▽

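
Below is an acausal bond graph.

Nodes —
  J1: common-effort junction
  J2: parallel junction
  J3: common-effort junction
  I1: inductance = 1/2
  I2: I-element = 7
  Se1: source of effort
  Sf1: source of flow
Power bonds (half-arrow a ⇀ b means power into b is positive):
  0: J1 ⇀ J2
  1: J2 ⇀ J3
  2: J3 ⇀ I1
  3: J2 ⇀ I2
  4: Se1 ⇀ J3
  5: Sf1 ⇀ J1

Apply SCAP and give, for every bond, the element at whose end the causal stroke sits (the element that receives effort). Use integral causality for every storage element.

bond 4 stroke at J3  (Se1 fixes effort; stroke away)
bond 5 stroke at Sf1  (Sf1 fixes flow; stroke at Sf1)
bond 0 stroke at J1  (closing 0-jn rule on J1)
bond 1 stroke at J2  (J3 effort already set via bond 4)
bond 2 stroke at I1  (J3 effort already set via bond 4)
bond 3 stroke at I2  (J2: bond 1 brought effort, rest push out)

bond 0 |J1
bond 1 |J2
bond 2 |I1
bond 3 |I2
bond 4 |J3
bond 5 |Sf1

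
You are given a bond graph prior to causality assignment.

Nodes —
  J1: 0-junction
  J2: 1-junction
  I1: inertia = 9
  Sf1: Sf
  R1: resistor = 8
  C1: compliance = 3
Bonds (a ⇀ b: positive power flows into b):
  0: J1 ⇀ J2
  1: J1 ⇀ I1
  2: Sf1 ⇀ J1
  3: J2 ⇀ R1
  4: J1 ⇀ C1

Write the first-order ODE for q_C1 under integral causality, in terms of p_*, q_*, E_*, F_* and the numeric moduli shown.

dq_C1/dt = F_Sf1 - p_I1/9 - q_C1/24

b2 →Sf1  (source Sf1 imposes f)
b1 →I1  (I1 outputs flow p/I1)
b4 →J1  (C1: C, integral causality)
b0 →J2  (common-e at J1 fixed by 4)
b3 →R1  (J2 needs exactly one f-in)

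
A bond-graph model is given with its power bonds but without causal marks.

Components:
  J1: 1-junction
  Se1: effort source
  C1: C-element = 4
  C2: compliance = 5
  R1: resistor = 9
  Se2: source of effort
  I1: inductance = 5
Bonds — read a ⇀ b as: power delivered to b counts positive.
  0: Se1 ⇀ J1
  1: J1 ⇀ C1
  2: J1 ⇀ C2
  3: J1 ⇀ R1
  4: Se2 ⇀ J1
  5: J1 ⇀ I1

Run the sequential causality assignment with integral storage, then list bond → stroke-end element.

bond 0 stroke→J1  (Se1: effort source, stroke at far end)
bond 4 stroke→J1  (Se2 (Se) sets effort on bond)
bond 1 stroke→J1  (C1 integral (e out))
bond 2 stroke→J1  (prefer integral on C2)
bond 5 stroke→I1  (I1: I, integral causality)
bond 3 stroke→J1  (common-f at J1 fixed by 5)

β0 stroke→J1
β1 stroke→J1
β2 stroke→J1
β3 stroke→J1
β4 stroke→J1
β5 stroke→I1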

△

PROBLEM TO SOLVE ::
Write out each line exactly, beginning at the one with "Bonds — read" and ending at the final line of the records above, with nothing added.

ANSWER TO THIS EXERCISE ::
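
Bonds — read a ⇀ b as: power delivered to b counts positive.
  0: Se1 ⇀ J1
  1: J1 ⇀ C1
  2: J1 ⇀ C2
  3: J1 ⇀ R1
  4: Se2 ⇀ J1
  5: J1 ⇀ I1

Run the sequential causality assignment with integral storage, then list bond → stroke-end element.

bond 0 stroke→J1  (Se1: effort source, stroke at far end)
bond 4 stroke→J1  (Se2 (Se) sets effort on bond)
bond 1 stroke→J1  (C1 integral (e out))
bond 2 stroke→J1  (prefer integral on C2)
bond 5 stroke→I1  (I1: I, integral causality)
bond 3 stroke→J1  (common-f at J1 fixed by 5)

β0 stroke→J1
β1 stroke→J1
β2 stroke→J1
β3 stroke→J1
β4 stroke→J1
β5 stroke→I1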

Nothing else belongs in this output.